GOAL OF THE EXERCISE: Tally the lines below that contain the word "adjacent", then give the tally and nothing more.

RECORDS FOR PROCESSING:
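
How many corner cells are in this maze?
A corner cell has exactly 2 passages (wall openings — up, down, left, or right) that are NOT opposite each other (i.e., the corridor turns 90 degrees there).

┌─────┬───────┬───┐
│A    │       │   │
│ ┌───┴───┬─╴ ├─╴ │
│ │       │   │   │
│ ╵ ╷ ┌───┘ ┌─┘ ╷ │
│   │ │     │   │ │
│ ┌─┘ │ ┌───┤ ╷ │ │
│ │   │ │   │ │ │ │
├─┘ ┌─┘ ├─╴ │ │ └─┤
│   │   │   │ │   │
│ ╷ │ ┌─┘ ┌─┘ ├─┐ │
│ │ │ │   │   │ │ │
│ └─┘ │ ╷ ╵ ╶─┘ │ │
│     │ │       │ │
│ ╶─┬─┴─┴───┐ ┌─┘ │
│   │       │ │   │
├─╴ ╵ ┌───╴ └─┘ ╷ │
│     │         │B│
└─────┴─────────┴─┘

Counting corner cells (2 non-opposite passages):
Total corners: 34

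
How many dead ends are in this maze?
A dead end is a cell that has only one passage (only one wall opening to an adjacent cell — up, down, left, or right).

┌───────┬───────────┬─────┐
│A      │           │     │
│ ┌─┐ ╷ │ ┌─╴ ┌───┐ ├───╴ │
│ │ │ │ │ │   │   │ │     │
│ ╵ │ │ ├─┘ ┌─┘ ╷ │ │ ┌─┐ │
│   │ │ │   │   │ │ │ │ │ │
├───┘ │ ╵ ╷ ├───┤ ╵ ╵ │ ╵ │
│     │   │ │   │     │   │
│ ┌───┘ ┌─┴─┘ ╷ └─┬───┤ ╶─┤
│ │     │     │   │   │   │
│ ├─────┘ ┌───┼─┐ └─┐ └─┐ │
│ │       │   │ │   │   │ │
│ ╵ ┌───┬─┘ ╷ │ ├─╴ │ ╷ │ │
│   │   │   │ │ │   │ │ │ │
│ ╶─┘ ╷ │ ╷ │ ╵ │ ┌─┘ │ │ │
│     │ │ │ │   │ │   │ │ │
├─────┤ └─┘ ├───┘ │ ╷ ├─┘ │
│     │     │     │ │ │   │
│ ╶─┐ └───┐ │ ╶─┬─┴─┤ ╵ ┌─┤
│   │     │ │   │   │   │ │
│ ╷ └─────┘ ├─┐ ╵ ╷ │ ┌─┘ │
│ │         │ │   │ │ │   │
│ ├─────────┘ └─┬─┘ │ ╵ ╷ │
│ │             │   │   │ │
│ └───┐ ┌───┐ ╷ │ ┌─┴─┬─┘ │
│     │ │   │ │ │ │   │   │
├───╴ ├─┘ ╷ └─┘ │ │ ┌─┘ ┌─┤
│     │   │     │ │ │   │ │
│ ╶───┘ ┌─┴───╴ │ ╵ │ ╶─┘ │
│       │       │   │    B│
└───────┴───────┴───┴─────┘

Checking each cell for number of passages:

Dead ends found at positions:
  (0, 10)
  (1, 1)
  (1, 4)
  (2, 6)
  (2, 11)
  (3, 5)
  (4, 1)
  (4, 9)
  (5, 7)
  (7, 4)
  (7, 11)
  (8, 9)
  (9, 4)
  (9, 12)
  (10, 6)
  (11, 1)
  (12, 3)
  (12, 6)
  (12, 10)
  (13, 12)
  (14, 4)
Total dead ends: 21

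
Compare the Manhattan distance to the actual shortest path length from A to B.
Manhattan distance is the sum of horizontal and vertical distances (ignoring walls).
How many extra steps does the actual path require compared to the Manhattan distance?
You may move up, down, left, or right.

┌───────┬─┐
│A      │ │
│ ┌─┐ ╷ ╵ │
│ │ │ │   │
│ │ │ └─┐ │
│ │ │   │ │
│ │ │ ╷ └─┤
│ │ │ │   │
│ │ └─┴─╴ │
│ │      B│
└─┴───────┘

Manhattan distance: |4 - 0| + |4 - 0| = 8
Actual path length: 8
Extra steps: 8 - 8 = 0

Solution:

┌───────┬─┐
│A → ↓  │ │
│ ┌─┐ ╷ ╵ │
│ │ │↓│   │
│ │ │ └─┐ │
│ │ │↳ ↓│ │
│ │ │ ╷ └─┤
│ │ │ │↳ ↓│
│ │ └─┴─╴ │
│ │      B│
└─┴───────┘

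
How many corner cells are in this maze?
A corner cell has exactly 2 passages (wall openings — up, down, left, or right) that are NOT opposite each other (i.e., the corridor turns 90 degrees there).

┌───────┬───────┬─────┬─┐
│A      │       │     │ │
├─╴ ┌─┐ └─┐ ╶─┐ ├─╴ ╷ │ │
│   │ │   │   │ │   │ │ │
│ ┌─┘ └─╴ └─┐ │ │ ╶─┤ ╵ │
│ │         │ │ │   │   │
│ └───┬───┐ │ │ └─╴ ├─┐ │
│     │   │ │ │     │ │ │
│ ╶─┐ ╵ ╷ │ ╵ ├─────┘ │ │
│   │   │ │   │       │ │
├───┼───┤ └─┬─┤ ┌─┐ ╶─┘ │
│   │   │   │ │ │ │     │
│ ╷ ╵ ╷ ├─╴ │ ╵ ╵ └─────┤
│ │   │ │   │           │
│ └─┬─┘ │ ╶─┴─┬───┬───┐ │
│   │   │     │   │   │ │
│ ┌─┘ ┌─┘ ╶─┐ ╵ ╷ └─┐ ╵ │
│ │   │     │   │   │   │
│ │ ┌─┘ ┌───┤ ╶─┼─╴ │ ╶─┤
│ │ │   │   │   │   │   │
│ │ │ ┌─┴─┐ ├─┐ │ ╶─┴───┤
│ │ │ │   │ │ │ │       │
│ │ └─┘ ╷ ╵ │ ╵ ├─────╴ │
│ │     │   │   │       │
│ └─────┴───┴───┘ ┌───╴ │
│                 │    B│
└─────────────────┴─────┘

Counting corner cells (2 non-opposite passages):
Total corners: 76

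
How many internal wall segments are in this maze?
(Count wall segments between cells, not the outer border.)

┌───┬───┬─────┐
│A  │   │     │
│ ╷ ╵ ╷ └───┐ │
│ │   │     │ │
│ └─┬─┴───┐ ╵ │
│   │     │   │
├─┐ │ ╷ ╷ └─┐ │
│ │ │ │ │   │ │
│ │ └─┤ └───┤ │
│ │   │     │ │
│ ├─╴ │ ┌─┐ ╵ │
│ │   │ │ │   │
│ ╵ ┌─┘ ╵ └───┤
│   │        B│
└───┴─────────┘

Counting internal wall segments:
Total internal walls: 36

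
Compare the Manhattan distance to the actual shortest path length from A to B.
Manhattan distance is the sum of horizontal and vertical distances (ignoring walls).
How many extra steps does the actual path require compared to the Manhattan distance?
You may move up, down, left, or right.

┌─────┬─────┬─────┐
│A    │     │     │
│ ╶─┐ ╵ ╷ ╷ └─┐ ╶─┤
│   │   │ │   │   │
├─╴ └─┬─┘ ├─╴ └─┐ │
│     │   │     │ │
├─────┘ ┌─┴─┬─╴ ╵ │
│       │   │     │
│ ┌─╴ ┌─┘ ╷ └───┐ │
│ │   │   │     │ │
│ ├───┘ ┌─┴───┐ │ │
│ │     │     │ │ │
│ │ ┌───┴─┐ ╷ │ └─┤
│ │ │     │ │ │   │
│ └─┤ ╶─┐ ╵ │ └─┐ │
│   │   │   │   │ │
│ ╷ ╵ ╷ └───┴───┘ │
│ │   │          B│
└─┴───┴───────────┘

Manhattan distance: |8 - 0| + |8 - 0| = 16
Actual path length: 28
Extra steps: 28 - 16 = 12

Solution:

┌─────┬─────┬─────┐
│A → ↓│↱ ↓  │     │
│ ╶─┐ ╵ ╷ ╷ └─┐ ╶─┤
│   │↳ ↑│↓│   │   │
├─╴ └─┬─┘ ├─╴ └─┐ │
│     │↓ ↲│     │ │
├─────┘ ┌─┴─┬─╴ ╵ │
│↓ ← ← ↲│   │     │
│ ┌─╴ ┌─┘ ╷ └───┐ │
│↓│   │   │     │ │
│ ├───┘ ┌─┴───┐ │ │
│↓│     │     │ │ │
│ │ ┌───┴─┐ ╷ │ └─┤
│↓│ │     │ │ │   │
│ └─┤ ╶─┐ ╵ │ └─┐ │
│↳ ↓│↱ ↓│   │   │ │
│ ╷ ╵ ╷ └───┴───┘ │
│ │↳ ↑│↳ → → → → B│
└─┴───┴───────────┘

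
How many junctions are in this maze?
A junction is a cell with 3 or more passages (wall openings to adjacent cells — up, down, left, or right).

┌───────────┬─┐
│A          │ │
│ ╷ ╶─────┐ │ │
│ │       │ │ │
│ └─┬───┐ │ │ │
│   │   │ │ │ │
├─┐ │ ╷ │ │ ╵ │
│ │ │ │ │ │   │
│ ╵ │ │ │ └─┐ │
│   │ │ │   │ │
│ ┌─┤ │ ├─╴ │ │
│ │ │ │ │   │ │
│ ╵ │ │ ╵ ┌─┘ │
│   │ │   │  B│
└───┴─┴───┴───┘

Checking each cell for number of passages:

Junctions found (3+ passages):
  (0, 1): 3 passages
  (3, 6): 3 passages
  (4, 0): 3 passages
Total junctions: 3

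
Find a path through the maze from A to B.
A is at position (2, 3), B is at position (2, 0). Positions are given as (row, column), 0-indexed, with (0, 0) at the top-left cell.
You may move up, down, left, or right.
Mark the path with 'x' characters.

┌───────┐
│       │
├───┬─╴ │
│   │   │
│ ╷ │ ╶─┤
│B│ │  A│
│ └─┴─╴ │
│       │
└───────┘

Finding the shortest path from (2, 3) to (2, 0):
Path length: 5 steps
Directions: down → left → left → left → up

Solution:

┌───────┐
│       │
├───┬─╴ │
│   │   │
│ ╷ │ ╶─┤
│B│ │  A│
│ └─┴─╴ │
│x x x x│
└───────┘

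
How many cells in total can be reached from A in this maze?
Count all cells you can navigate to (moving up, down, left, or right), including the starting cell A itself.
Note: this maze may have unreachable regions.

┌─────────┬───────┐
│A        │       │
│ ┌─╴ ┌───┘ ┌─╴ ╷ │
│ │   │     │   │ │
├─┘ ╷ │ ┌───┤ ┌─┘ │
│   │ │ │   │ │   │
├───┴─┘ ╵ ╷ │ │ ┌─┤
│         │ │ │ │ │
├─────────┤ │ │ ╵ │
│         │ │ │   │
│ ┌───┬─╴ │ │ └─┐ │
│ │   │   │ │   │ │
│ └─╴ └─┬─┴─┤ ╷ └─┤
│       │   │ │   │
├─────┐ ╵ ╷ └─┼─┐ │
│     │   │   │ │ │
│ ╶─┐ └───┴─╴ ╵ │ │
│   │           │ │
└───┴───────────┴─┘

Using BFS/flood-fill to find all reachable cells from A:
Maze size: 9 × 9 = 81 total cells
70 cell(s) are walled off and cannot be reached from A.
Reachable cells: 11

Reachable region (· marks reachable cells):

┌─────────┬───────┐
│A · · · ·│       │
│ ┌─╴ ┌───┘ ┌─╴ ╷ │
│·│· ·│     │   │ │
├─┘ ╷ │ ┌───┤ ┌─┘ │
│· ·│·│ │   │ │   │
├───┴─┘ ╵ ╷ │ │ ┌─┤
│         │ │ │ │ │
├─────────┤ │ │ ╵ │
│         │ │ │   │
│ ┌───┬─╴ │ │ └─┐ │
│ │   │   │ │   │ │
│ └─╴ └─┬─┴─┤ ╷ └─┤
│       │   │ │   │
├─────┐ ╵ ╷ └─┼─┐ │
│     │   │   │ │ │
│ ╶─┐ └───┴─╴ ╵ │ │
│   │           │ │
└───┴───────────┴─┘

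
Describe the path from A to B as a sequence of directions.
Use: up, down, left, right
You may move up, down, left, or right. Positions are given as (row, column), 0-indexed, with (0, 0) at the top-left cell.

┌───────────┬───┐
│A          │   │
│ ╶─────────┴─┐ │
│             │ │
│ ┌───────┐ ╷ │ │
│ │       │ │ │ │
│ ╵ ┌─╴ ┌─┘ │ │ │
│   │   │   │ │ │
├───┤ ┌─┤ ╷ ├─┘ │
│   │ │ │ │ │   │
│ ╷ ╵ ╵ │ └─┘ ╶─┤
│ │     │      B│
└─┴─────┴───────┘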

ANSWER TO THIS PROBLEM: 2